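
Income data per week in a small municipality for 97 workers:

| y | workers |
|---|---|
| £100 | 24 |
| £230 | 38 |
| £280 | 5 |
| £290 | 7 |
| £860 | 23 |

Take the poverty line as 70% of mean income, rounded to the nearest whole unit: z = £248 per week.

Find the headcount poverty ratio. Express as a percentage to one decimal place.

62 of the 97 workers have income below £248.
H = 62/97 = 63.9%.

63.9%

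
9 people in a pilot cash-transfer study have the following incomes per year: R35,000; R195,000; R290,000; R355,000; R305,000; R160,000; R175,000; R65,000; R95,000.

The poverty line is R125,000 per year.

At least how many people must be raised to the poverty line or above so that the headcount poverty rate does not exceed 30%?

Currently q = 3 of N = 9 are below the line (H = 0.333).
A headcount ratio of at most 30% allows at most ⌊0.30 × 9⌋ = 2 poor people.
So at least 3 − 2 = 1 must be lifted.

1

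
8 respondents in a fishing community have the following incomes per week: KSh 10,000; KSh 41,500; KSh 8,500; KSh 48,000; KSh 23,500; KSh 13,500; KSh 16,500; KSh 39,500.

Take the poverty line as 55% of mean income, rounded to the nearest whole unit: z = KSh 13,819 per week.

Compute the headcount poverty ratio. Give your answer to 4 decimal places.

0.3750

3 of the 8 respondents have income below KSh 13,819.
H = 3/8 = 0.3750.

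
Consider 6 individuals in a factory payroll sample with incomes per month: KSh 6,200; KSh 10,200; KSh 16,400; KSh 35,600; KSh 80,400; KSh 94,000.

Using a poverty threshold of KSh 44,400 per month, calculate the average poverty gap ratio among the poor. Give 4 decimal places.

Incomes under z: KSh 6,200, KSh 10,200, KSh 16,400, KSh 35,600 (q = 4 of N = 6).
Relative gaps: 0.8604, 0.7703, 0.6306, 0.1982; sum = 2.459459.
The income-gap ratio divides by q (the poor only): 2.459459 / 4 = 0.6149.

0.6149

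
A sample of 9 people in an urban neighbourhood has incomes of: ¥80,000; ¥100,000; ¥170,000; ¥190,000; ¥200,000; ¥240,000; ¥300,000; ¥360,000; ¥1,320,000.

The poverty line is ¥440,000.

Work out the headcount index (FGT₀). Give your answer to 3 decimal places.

0.889

8 of the 9 people have income below ¥440,000.
H = 8/9 = 0.889.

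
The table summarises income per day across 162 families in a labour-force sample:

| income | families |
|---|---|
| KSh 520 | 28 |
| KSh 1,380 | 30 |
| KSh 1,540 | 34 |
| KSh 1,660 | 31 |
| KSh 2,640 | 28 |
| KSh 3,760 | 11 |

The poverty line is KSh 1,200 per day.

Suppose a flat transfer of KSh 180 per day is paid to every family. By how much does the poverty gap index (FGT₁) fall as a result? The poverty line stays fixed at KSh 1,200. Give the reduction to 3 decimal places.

0.026

Before: below the line — 28×KSh 520; poverty gap index (FGT₁) = 0.09794.
After the KSh 180 transfer: below the line — 28×KSh 700; poverty gap index (FGT₁) = 0.07202.
Reduction = 0.09794 − 0.07202 = 0.026.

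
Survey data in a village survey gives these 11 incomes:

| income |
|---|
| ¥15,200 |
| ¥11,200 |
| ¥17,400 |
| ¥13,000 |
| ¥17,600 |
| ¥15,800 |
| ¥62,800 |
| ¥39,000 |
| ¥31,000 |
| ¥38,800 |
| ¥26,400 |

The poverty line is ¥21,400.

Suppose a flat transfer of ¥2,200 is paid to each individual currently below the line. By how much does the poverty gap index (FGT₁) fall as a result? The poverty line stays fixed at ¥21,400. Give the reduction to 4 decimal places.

Before: below the line — ¥11,200, ¥13,000, ¥15,200, ¥15,800, ¥17,400, ¥17,600; poverty gap index (FGT₁) = 0.162277.
After the ¥2,200 transfer: below the line — ¥13,400, ¥15,200, ¥17,400, ¥18,000, ¥19,600, ¥19,800; poverty gap index (FGT₁) = 0.106202.
Reduction = 0.162277 − 0.106202 = 0.0561.

0.0561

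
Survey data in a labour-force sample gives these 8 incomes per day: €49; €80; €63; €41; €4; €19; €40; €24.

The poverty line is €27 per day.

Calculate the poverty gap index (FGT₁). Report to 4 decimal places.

0.1574

Poor units: €4, €19, €24 (q = 3 of N = 8).
Relative gaps: (27−4)/27 = 0.8519; (27−19)/27 = 0.2963; (27−24)/27 = 0.1111.
Sum of shortfalls = 1.259259; P₁ averages over all N: 1.259259 / 8 = 0.1574.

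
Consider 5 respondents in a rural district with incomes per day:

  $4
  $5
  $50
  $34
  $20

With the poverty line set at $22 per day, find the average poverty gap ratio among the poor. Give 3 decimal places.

0.561

Incomes under z: $4, $5, $20 (q = 3 of N = 5).
Relative gaps: 0.8182, 0.7727, 0.0909; sum = 1.681818.
I averages over the q = 3 poor units only: 1.681818 / 3 = 0.561.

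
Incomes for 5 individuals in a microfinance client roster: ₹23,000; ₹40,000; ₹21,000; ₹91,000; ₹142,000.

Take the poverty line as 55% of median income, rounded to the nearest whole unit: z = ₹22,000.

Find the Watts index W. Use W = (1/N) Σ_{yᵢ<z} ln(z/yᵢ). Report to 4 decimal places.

0.0093

Incomes under z: ₹21,000 (q = 1 of N = 5).
Log gaps: ln(22000/21000) = 0.0465.
W = 0.046520 / 5 = 0.0093.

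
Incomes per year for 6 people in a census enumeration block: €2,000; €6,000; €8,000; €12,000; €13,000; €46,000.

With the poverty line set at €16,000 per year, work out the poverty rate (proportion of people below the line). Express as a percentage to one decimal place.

5 of the 6 people have income below €16,000.
H = 5/6 = 83.3%.

83.3%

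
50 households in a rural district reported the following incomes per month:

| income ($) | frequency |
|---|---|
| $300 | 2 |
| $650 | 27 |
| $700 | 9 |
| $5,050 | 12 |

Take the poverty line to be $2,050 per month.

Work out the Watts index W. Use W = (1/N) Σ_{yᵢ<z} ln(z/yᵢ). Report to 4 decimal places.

Poor units: 2×$300, 27×$650, 9×$700 (q = 38 of N = 50).
Log shortfalls: ln(2050/300) = 1.9218 (×2); ln(2050/650) = 1.1486 (×27); ln(2050/700) = 1.0745 (×9).
W = 44.527071 / 50 = 0.8905.

0.8905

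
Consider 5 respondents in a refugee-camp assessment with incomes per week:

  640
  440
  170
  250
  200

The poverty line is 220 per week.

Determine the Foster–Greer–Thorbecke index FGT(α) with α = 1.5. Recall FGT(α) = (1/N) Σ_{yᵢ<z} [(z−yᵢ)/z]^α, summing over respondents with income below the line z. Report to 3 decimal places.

0.027

Incomes under z: 170, 200 (q = 2 of N = 5).
Shortfall ratios: (220−170)/220 = 0.2273; (220−200)/220 = 0.0909.
Raised to α = 1.5: 0.10835; 0.02741.
Sum = 0.135758; FGT(1.5) = 0.135758 / 5 = 0.027.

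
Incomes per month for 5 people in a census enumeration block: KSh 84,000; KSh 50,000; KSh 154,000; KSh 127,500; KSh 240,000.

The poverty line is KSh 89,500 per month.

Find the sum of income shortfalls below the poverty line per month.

Poor units: KSh 50,000, KSh 84,000 (q = 2 of N = 5).
Individual gaps: 89500−50000 = 39500; 89500−84000 = 5500.
Aggregate gap = KSh 45,000.

KSh 45,000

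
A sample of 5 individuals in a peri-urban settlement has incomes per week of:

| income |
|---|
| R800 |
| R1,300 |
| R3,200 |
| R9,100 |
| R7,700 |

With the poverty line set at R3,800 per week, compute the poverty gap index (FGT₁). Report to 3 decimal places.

0.321

Incomes under z: R800, R1,300, R3,200 (q = 3 of N = 5).
Relative gaps: (3800−800)/3800 = 0.7895; (3800−1300)/3800 = 0.6579; (3800−3200)/3800 = 0.1579.
Sum of shortfalls = 1.605263; P₁ averages over all N: 1.605263 / 5 = 0.321.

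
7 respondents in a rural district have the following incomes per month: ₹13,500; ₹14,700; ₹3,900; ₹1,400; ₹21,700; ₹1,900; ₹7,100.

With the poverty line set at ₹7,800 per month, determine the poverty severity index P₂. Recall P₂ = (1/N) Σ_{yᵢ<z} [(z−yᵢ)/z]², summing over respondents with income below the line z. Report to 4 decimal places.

0.2148

Poor units: ₹1,400, ₹1,900, ₹3,900, ₹7,100 (q = 4 of N = 7).
Normalized shortfalls: (7800−1400)/7800 = 0.8205; (7800−1900)/7800 = 0.7564; (7800−3900)/7800 = 0.5000; (7800−7100)/7800 = 0.0897.
Squared: 0.6732; 0.5722; 0.2500; 0.0081.
Sum = 1.503452; P₂ = 1.503452 / 7 = 0.2148.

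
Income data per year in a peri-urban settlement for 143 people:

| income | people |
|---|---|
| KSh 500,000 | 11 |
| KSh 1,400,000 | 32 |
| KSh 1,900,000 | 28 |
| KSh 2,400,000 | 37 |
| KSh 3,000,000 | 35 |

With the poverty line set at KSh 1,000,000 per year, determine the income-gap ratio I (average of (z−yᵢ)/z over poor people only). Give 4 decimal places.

Below z: 11×KSh 500,000 (q = 11 of N = 143).
Shortfall ratios (z−y)/z: 0.5000 (×11); sum = 5.500000.
I averages over the q = 11 poor units only: 5.500000 / 11 = 0.5000.

0.5000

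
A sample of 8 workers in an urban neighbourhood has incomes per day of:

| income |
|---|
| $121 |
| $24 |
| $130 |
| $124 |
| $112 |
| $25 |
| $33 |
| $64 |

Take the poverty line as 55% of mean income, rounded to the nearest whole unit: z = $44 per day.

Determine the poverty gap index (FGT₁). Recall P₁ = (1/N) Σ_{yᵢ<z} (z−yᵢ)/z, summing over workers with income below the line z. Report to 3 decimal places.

0.142

Poor units: $24, $25, $33 (q = 3 of N = 8).
Normalized shortfalls: (44−24)/44 = 0.4545; (44−25)/44 = 0.4318; (44−33)/44 = 0.2500.
Sum of shortfalls = 1.136364; P₁ averages over all N: 1.136364 / 8 = 0.142.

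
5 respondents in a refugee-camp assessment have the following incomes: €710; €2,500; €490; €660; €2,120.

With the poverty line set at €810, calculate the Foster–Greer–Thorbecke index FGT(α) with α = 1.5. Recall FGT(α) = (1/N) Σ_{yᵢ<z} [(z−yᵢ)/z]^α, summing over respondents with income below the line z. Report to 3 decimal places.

Incomes under z: €490, €660, €710 (q = 3 of N = 5).
Normalized shortfalls: (810−490)/810 = 0.3951; (810−660)/810 = 0.1852; (810−710)/810 = 0.1235.
Raised to α = 1.5: 0.24831; 0.07969; 0.04338.
Sum = 0.371381; FGT(1.5) = 0.371381 / 5 = 0.074.

0.074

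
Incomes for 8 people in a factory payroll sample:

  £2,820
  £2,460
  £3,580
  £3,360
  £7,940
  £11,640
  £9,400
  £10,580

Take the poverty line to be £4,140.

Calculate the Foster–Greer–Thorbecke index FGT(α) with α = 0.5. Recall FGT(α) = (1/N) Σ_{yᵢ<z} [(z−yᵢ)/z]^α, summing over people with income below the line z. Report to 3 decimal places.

0.250

Poor units: £2,460, £2,820, £3,360, £3,580 (q = 4 of N = 8).
Gap ratios (z−y)/z: (4140−2460)/4140 = 0.4058; (4140−2820)/4140 = 0.3188; (4140−3360)/4140 = 0.1884; (4140−3580)/4140 = 0.1353.
Raised to α = 0.5: 0.63702; 0.56466; 0.43406; 0.36778.
Sum = 2.003524; FGT(0.5) = 2.003524 / 8 = 0.250.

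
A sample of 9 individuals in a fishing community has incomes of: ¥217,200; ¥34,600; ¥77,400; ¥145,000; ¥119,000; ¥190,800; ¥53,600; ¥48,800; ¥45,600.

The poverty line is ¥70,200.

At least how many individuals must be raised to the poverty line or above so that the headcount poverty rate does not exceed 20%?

Currently q = 4 of N = 9 are below the line (H = 0.444).
A headcount ratio of at most 20% allows at most ⌊0.20 × 9⌋ = 1 poor individuals.
So at least 4 − 1 = 3 must be lifted.

3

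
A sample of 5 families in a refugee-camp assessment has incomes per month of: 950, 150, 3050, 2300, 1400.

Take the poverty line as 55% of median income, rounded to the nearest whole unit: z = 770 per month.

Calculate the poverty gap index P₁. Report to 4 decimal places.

Incomes under z: 150 (q = 1 of N = 5).
Gap ratios (z−y)/z: (770−150)/770 = 0.8052.
Sum of shortfalls = 0.805195; P₁ averages over all N: 0.805195 / 5 = 0.1610.

0.1610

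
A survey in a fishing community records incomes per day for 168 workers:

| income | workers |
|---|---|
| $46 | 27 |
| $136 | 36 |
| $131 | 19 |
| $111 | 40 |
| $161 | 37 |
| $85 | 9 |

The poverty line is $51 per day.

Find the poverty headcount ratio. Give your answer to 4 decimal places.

0.1607

27 of the 168 workers have income below $51.
H = 27/168 = 0.1607.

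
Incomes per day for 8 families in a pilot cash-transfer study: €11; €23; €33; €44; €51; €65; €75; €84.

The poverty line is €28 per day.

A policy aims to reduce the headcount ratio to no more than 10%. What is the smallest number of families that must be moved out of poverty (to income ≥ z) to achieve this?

2 of the 8 families are poor, so H = 2/8 = 0.250.
A headcount ratio of at most 10% allows at most ⌊0.10 × 8⌋ = 0 poor families.
So at least 2 − 0 = 2 must be lifted.

2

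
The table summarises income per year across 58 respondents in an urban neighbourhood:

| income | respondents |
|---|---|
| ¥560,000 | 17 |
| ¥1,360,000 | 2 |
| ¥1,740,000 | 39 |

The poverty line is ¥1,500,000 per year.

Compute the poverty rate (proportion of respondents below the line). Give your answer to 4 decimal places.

0.3276

19 of the 58 respondents have income below ¥1,500,000.
H = 19/58 = 0.3276.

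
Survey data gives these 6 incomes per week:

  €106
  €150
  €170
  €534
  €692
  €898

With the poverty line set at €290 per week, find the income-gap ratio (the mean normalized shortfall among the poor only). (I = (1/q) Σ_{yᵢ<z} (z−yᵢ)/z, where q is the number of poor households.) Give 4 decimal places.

0.5103

Below z: €106, €150, €170 (q = 3 of N = 6).
Relative gaps: 0.6345, 0.4828, 0.4138; sum = 1.531034.
I averages over the q = 3 poor units only: 1.531034 / 3 = 0.5103.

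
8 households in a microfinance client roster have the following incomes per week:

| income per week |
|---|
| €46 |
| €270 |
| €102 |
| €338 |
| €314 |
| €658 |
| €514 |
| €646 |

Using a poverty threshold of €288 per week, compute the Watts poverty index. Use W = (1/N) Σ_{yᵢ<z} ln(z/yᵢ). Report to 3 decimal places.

0.367

Incomes under z: €46, €102, €270 (q = 3 of N = 8).
Log gaps: ln(288/46) = 1.8343; ln(288/102) = 1.0380; ln(288/270) = 0.0645.
W = 2.936845 / 8 = 0.367.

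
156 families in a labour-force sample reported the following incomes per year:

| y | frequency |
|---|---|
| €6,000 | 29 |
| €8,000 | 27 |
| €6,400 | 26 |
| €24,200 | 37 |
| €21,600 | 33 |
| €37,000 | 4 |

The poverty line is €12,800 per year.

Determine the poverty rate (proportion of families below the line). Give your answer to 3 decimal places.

82 of the 156 families have income below €12,800.
H = 82/156 = 0.526.

0.526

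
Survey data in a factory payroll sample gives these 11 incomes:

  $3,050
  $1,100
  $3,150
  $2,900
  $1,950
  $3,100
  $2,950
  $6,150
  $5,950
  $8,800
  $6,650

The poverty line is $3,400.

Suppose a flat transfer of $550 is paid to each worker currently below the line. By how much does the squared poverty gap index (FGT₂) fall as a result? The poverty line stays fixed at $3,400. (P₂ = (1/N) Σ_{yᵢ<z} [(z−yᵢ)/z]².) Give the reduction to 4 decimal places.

0.0334

Before: below the line — $1,100, $1,950, $2,900, $2,950, $3,050, $3,100, $3,150; squared poverty gap index (FGT₂) = 0.063857.
After the $550 transfer: below the line — $1,650, $2,500; squared poverty gap index (FGT₂) = 0.030454.
Reduction = 0.063857 − 0.030454 = 0.0334.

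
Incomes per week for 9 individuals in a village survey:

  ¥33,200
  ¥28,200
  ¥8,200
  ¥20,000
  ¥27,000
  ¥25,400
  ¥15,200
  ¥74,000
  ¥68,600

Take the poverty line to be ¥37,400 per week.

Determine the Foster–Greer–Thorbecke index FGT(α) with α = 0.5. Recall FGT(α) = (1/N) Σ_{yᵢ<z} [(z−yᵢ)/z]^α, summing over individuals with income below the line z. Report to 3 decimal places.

Below the line: ¥8,200, ¥15,200, ¥20,000, ¥25,400, ¥27,000, ¥28,200, ¥33,200 (q = 7 of N = 9).
Gap ratios (z−y)/z: (37400−8200)/37400 = 0.7807; (37400−15200)/37400 = 0.5936; (37400−20000)/37400 = 0.4652; (37400−25400)/37400 = 0.3209; (37400−27000)/37400 = 0.2781; (37400−28200)/37400 = 0.2460; (37400−33200)/37400 = 0.1123.
Raised to α = 0.5: 0.88360; 0.77044; 0.68209; 0.56644; 0.52733; 0.49597; 0.33511.
Sum = 4.260982; FGT(0.5) = 4.260982 / 9 = 0.473.

0.473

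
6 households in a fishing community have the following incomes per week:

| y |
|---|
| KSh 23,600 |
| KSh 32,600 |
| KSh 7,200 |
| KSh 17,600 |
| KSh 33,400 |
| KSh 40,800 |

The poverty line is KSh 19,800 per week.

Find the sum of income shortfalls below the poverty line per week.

KSh 14,800

Below the line: KSh 7,200, KSh 17,600 (q = 2 of N = 6).
Individual gaps: 19800−7200 = 12600; 19800−17600 = 2200.
Aggregate gap = KSh 14,800.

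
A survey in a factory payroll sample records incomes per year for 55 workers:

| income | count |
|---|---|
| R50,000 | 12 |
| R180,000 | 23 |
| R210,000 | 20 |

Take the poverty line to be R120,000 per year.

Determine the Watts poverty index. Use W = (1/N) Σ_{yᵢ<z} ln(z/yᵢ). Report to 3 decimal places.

0.191

Below z: 12×R50,000 (q = 12 of N = 55).
Log shortfalls: ln(120000/50000) = 0.8755 (×12).
W = 10.505625 / 55 = 0.191.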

● ● ● ● ● ● ●

◆ **Directions**
Copy the lines that hold the word "data". Take them from the records above.

◆ **Answer to this problem**
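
Income data per week in a small municipality for 97 workers:
Survey data in a village survey gives these 11 incomes:
Survey data in a labour-force sample gives these 8 incomes per day: €49; €80; €63; €41; €4; €19; €40; €24.
Income data per year in a peri-urban settlement for 143 people:
Survey data gives these 6 incomes per week:
Survey data in a factory payroll sample gives these 11 incomes: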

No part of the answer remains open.